GIVEN RECORDS Block Start

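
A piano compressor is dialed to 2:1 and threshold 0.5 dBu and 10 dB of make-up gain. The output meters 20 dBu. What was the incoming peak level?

19.5 dBu

Stripping the +10 dB make-up gives 10 dBu at the gain stage.
That's 9.5 dB above the 0.5 dBu threshold.
Input overshoot = R × output overshoot = 19 dB → input = 0.5 + 19 = 19.5 dBu.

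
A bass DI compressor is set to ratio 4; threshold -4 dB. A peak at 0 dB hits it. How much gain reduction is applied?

The signal is 4 dB above threshold.
A 4:1 ratio leaves 1 dB of that excess.
GR = overshoot in − overshoot out = 4 − 1 = 3 dB.

3 dB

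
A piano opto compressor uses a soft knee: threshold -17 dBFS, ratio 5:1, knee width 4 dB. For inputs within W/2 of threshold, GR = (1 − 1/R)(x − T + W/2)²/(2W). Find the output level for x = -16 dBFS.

x − T + W/2 = -16 − (-17) + 2 = 3.
GR = (1 − 1/5) × 3² / 8 = 0.8 × 9 / 8 = 0.9 dB.
Output = -16 − 0.9 = -16.9 dBFS.

-16.9 dBFS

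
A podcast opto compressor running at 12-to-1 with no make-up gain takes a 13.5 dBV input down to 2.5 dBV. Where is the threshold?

Gain reduction = 13.5 − 2.5 = 11 dB; output overshoot = GR / (R − 1) = 11 / 11 = 1 dB.
Threshold = output − output overshoot = 2.5 − 1 = 1.5 dBV.

1.5 dBV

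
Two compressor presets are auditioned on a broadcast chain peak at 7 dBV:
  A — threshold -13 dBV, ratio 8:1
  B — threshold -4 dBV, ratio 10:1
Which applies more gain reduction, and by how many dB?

A: 20 dB over, compressed to 2.5 dB over, so 17.5 dB of GR.
B: 11 dB over, compressed to 1.1 dB over, so 9.9 dB of GR.
A reduces 7.6 dB more.

A, by 7.6 dB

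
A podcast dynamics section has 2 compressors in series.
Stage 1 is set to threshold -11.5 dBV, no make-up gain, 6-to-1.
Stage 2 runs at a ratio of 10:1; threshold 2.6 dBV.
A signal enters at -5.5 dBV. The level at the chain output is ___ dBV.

-10.5 dBV

Stage 1: -5.5 dBV is 6 dB over -11.5 dBV; at 6:1 that becomes 1 dB over, giving -10.5 dBV.
Stage 2: -10.5 dBV ≤ 2.6 dBV, so stage 2 doesn't engage; output -10.5 dBV.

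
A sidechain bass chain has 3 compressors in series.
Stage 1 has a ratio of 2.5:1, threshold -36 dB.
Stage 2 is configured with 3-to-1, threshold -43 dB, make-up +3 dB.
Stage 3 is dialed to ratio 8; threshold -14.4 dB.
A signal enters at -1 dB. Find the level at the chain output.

-33 dB

Stage 1: 35 dB above -36 dB, reduced 2.5:1 to 14 dB above → -22 dB.
Stage 2: -22 dB is 21 dB over -43 dB; at 3:1 that becomes 7 dB over, giving -36 dB; +3 dB make-up → -33 dB.
Stage 3: below threshold (-33 ≤ -14.4); passes unchanged; output -33 dB.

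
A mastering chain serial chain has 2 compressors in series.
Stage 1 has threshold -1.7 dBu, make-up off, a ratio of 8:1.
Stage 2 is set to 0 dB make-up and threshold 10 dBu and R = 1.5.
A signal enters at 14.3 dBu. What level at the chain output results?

Stage 1: 14.3 dBu is 16 dB over -1.7 dBu; at 8:1 that becomes 2 dB over, giving 0.3 dBu.
Stage 2: 0.3 dBu ≤ 10 dBu, so stage 2 doesn't engage; output 0.3 dBu.

0.3 dBu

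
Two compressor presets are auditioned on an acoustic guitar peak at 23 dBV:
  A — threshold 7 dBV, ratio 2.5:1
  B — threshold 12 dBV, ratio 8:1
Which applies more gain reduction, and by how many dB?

A: GR = 16 − 16/2.5 = 9.6 dB.
B: GR = 11 − 11/8 = 9.625 dB.
Difference: 0.025 dB in favour of B.

B, by 0.025 dB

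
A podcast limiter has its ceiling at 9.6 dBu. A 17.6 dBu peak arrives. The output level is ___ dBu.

9.6 dBu

A brickwall limiter is an ∞:1 compressor: any input above the ceiling is clamped to 9.6 dBu.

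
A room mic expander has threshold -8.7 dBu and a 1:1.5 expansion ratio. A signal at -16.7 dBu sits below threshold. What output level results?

Undershoot = (-8.7) − (-16.7) = 8 dB.
At 1:1.5, that expands to 12 dB under threshold.
Output = -8.7 − 12 = -20.7 dBu.

-20.7 dBu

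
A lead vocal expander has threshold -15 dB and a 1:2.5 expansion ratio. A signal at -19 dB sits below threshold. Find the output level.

The input is 4 dB below the -15 dB threshold.
A 1:2.5 expander multiplies undershoot by 2.5: 4 × 2.5 = 10 dB below threshold.
Output = -15 − 10 = -25 dB.

-25 dB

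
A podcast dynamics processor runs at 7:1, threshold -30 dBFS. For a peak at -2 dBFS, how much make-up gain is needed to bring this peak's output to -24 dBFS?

2 dB

Overshoot 28 dB → 28/7 = 4 dB after compression, so the compressed level is -30 + 4 = -26 dBFS.
Make-up = target − compressed = -24 − (-26) = 2 dB.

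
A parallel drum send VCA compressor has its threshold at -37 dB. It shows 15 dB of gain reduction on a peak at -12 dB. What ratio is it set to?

Input overshoot = -12 − (-37) = 25 dB.
Output overshoot = 25 − 15 = 10 dB.
Ratio = input overshoot / output overshoot = 25 / 10 = 2.5.

2.5:1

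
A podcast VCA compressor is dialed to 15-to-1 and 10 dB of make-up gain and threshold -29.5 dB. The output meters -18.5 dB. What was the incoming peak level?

Before make-up, the level was -18.5 − 10 = -28.5 dB.
Post-compression overshoot = -28.5 − (-29.5) = 1 dB.
Input overshoot = R × output overshoot = 15 dB → input = -29.5 + 15 = -14.5 dB.

-14.5 dB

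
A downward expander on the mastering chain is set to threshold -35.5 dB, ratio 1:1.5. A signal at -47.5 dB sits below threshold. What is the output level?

-53.5 dB

Undershoot = (-35.5) − (-47.5) = 12 dB.
At 1:1.5, that expands to 18 dB under threshold.
Output = -35.5 − 18 = -53.5 dB.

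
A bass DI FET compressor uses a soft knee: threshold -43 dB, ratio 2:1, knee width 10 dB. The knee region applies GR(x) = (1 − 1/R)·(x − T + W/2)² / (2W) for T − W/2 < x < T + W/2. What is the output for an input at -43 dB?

-43.625 dB

x − T + W/2 = -43 − (-43) + 5 = 5.
GR = (1 − 1/2) × 5² / 20 = 0.5 × 25 / 20 = 0.625 dB.
Output = -43 − 0.625 = -43.625 dB.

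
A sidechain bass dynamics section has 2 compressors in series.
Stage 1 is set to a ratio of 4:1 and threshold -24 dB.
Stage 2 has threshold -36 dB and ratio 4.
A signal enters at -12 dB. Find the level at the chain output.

-32.25 dB

Stage 1: overshoot 12 dB → 12/4 = 3 dB → -21 dB.
Stage 2: -21 dB is 15 dB over -36 dB; at 4:1 that becomes 3.75 dB over, giving -32.25 dB.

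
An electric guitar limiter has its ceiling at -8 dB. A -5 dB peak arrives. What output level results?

At ∞:1, everything above -8 dB is held at the ceiling.

-8 dB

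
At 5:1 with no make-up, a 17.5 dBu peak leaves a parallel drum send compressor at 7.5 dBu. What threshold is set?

Input is 12.5 dB above T (since output overshoot × R = input overshoot: (7.5 − T)·5 = 17.5 − T gives T = 5 dBu).
Check: 5 + (17.5 − 5)/5 = 5 + 2.5 = 7.5 dBu. ✓

5 dBu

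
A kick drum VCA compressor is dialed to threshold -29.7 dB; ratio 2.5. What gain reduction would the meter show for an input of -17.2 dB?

-17.2 dB exceeds the threshold by 12.5 dB.
At 2.5:1, output sits 12.5/2.5 = 5 dB above threshold.
So the signal is attenuated by 12.5 − 5 = 7.5 dB.

7.5 dB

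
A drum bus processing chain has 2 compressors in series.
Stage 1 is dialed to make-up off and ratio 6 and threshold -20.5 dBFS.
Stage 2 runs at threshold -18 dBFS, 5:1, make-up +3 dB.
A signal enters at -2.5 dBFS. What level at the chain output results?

-14.9 dBFS

Stage 1: 18 dB above -20.5 dBFS, reduced 6:1 to 3 dB above → -17.5 dBFS.
Stage 2: -17.5 dBFS is 0.5 dB over -18 dBFS; at 5:1 that becomes 0.1 dB over, giving -17.9 dBFS; +3 dB make-up → -14.9 dBFS.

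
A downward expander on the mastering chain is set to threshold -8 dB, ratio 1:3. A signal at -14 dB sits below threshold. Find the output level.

-26 dB

Undershoot = (-8) − (-14) = 6 dB.
At 1:3, that expands to 18 dB under threshold.
Output = -8 − 18 = -26 dB.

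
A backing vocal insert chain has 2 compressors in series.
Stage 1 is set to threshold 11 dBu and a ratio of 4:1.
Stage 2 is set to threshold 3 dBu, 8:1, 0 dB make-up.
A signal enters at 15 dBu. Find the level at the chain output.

4.125 dBu

Stage 1: 4 dB above 11 dBu, reduced 4:1 to 1 dB above → 12 dBu.
Stage 2: 12 dBu is 9 dB over 3 dBu; at 8:1 that becomes 1.125 dB over, giving 4.125 dBu.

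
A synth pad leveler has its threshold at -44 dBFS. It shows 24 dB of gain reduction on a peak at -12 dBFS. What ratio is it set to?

4:1

Input overshoot = -12 − (-44) = 32 dB.
Output overshoot = 32 − 24 = 8 dB.
Ratio = input overshoot / output overshoot = 32 / 8 = 4.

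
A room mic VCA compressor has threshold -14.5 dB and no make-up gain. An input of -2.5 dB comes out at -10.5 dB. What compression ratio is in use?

Input overshoot = -2.5 − (-14.5) = 12 dB; output overshoot = -10.5 − (-14.5) = 4 dB.
Ratio = 12 / 4 = 3.

3:1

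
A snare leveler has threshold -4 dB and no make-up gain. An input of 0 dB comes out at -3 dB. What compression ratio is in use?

Input overshoot = 0 − (-4) = 4 dB; output overshoot = -3 − (-4) = 1 dB.
Ratio = 4 / 1 = 4.

4:1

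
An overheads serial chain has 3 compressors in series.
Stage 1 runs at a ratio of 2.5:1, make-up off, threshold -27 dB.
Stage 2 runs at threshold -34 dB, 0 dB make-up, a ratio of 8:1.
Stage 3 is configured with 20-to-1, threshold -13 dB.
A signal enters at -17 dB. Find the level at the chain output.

Stage 1: -17 dB is 10 dB over -27 dB; at 2.5:1 that becomes 4 dB over, giving -23 dB.
Stage 2: overshoot 11 dB → 11/8 = 1.375 dB → -32.625 dB.
Stage 3: -32.625 dB is at or below the -13 dB threshold — no compression; output -32.625 dB.

-32.625 dB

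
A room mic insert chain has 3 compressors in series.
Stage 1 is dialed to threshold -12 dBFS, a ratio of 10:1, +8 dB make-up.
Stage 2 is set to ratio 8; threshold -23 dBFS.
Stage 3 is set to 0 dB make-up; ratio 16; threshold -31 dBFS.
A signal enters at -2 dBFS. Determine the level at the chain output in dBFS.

Stage 1: -2 dBFS is 10 dB over -12 dBFS; at 10:1 that becomes 1 dB over, giving -11 dBFS; +8 dB make-up → -3 dBFS.
Stage 2: -3 dBFS is 20 dB over -23 dBFS; at 8:1 that becomes 2.5 dB over, giving -20.5 dBFS.
Stage 3: 10.5 dB above -31 dBFS, reduced 16:1 to 0.65625 dB above → -30.34375 dBFS.

-30.34375 dBFS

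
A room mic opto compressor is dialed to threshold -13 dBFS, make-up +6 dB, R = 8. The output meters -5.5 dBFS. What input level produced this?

Remove make-up: -5.5 − 6 = -11.5 dBFS.
Post-compression overshoot = -11.5 − (-13) = 1.5 dB.
Input overshoot = R × output overshoot = 12 dB → input = -13 + 12 = -1 dBFS.

-1 dBFS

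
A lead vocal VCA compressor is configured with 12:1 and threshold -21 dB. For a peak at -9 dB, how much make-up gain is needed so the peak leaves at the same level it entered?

The peak compresses to -21 + 12/12 = -20 dB.
To reach -9 dB requires -9 − (-20) = 11 dB of make-up.

11 dB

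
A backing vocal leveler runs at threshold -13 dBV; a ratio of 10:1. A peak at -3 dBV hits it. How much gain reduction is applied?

Overshoot = -3 − (-13) = 10 dB.
At 10:1, output sits 10/10 = 1 dB above threshold.
Gain reduction = 10 − 1 = 9 dB.

9 dB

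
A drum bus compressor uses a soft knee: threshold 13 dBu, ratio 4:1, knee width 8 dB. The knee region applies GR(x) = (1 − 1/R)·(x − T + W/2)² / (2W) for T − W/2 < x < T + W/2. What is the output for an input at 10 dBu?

9.953125 dBu

x − T + W/2 = 10 − 13 + 4 = 1.
GR = (1 − 1/4) × 1² / 16 = 0.75 × 1 / 16 = 0.046875 dB.
Output = 10 − 0.046875 = 9.953125 dBu.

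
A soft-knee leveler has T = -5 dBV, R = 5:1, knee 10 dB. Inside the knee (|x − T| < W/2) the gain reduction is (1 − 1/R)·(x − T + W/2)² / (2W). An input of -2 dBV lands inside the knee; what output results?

-4.56 dBV

x − T + W/2 = -2 − (-5) + 5 = 8.
GR = (1 − 1/5) × 8² / 20 = 0.8 × 64 / 20 = 2.56 dB.
Output = -2 − 2.56 = -4.56 dBV.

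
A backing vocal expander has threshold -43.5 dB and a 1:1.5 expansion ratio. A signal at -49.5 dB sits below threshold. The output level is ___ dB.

The input is 6 dB below the -43.5 dB threshold.
A 1:1.5 expander multiplies undershoot by 1.5: 6 × 1.5 = 9 dB below threshold.
Output = -43.5 − 9 = -52.5 dB.

-52.5 dB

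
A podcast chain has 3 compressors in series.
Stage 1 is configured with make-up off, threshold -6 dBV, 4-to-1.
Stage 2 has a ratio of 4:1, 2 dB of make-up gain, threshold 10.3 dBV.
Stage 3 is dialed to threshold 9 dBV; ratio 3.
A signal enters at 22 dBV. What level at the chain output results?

Stage 1: 22 dBV is 28 dB over -6 dBV; at 4:1 that becomes 7 dB over, giving 1 dBV.
Stage 2: 1 dBV is at or below the 10.3 dBV threshold — no compression; make-up brings it to 3 dBV.
Stage 3: 3 dBV ≤ 9 dBV, so stage 3 doesn't engage; output 3 dBV.

3 dBV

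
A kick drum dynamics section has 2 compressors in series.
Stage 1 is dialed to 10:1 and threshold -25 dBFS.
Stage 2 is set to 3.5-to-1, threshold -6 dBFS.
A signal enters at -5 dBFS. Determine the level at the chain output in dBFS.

Stage 1: -5 dBFS is 20 dB over -25 dBFS; at 10:1 that becomes 2 dB over, giving -23 dBFS.
Stage 2: below threshold (-23 ≤ -6); passes unchanged; output -23 dBFS.

-23 dBFS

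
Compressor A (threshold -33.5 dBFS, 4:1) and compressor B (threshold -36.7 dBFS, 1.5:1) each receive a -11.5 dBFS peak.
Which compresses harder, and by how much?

A, by 8.1 dB

A: overshoot 22 dB → output overshoot 5.5 dB → GR 16.5 dB.
B: overshoot 25.2 dB → output overshoot 16.8 dB → GR 8.4 dB.
A applies 8.1 dB more gain reduction.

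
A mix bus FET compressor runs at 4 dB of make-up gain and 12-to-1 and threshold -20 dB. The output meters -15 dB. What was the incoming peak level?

Remove make-up: -15 − 4 = -19 dB.
Post-compression overshoot = -19 − (-20) = 1 dB.
Input overshoot = R × output overshoot = 12 dB → input = -20 + 12 = -8 dB.

-8 dB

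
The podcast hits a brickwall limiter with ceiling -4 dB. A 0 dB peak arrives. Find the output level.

-4 dB

At ∞:1, everything above -4 dB is held at the ceiling.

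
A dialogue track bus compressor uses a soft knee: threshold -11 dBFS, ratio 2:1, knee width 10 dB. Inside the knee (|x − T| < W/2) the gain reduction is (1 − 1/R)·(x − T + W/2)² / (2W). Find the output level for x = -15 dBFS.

-15.025 dBFS

x − T + W/2 = -15 − (-11) + 5 = 1.
GR = (1 − 1/2) × 1² / 20 = 0.5 × 1 / 20 = 0.025 dB.
Output = -15 − 0.025 = -15.025 dBFS.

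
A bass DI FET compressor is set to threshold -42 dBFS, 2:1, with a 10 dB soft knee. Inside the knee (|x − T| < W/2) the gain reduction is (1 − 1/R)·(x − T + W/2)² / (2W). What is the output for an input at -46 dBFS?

-46.025 dBFS

x − T + W/2 = -46 − (-42) + 5 = 1.
GR = (1 − 1/2) × 1² / 20 = 0.5 × 1 / 20 = 0.025 dB.
Output = -46 − 0.025 = -46.025 dBFS.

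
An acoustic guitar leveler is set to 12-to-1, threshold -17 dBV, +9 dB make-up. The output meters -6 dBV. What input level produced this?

Stripping the +9 dB make-up gives -15 dBV at the gain stage.
That's 2 dB above the -17 dBV threshold.
Before 12:1 compression the overshoot was 2 × 12 = 24 dB, so input = -17 + 24 = 7 dBV.

7 dBV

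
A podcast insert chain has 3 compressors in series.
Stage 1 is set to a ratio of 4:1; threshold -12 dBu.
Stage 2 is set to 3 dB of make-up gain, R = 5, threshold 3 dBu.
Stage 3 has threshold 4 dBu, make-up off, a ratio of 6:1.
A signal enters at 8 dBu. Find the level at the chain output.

-4 dBu

Stage 1: 8 dBu is 20 dB over -12 dBu; at 4:1 that becomes 5 dB over, giving -7 dBu.
Stage 2: -7 dBu ≤ 3 dBu, so stage 2 doesn't engage; make-up brings it to -4 dBu.
Stage 3: below threshold (-4 ≤ 4); passes unchanged; output -4 dBu.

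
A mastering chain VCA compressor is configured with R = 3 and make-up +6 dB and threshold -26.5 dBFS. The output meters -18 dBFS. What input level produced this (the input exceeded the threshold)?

-19 dBFS

Stripping the +6 dB make-up gives -24 dBFS at the gain stage.
That's 2.5 dB above the -26.5 dBFS threshold.
Undo the ratio: input overshoot = 2.5 × 3 = 7.5 dB, giving input = -19 dBFS.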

GIVEN RECORDS Block End

The required answer is each line of the data in which the word "insert" appears.

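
A backing vocal insert chain has 2 compressors in series.
A room mic insert chain has 3 compressors in series.
A podcast insert chain has 3 compressors in series.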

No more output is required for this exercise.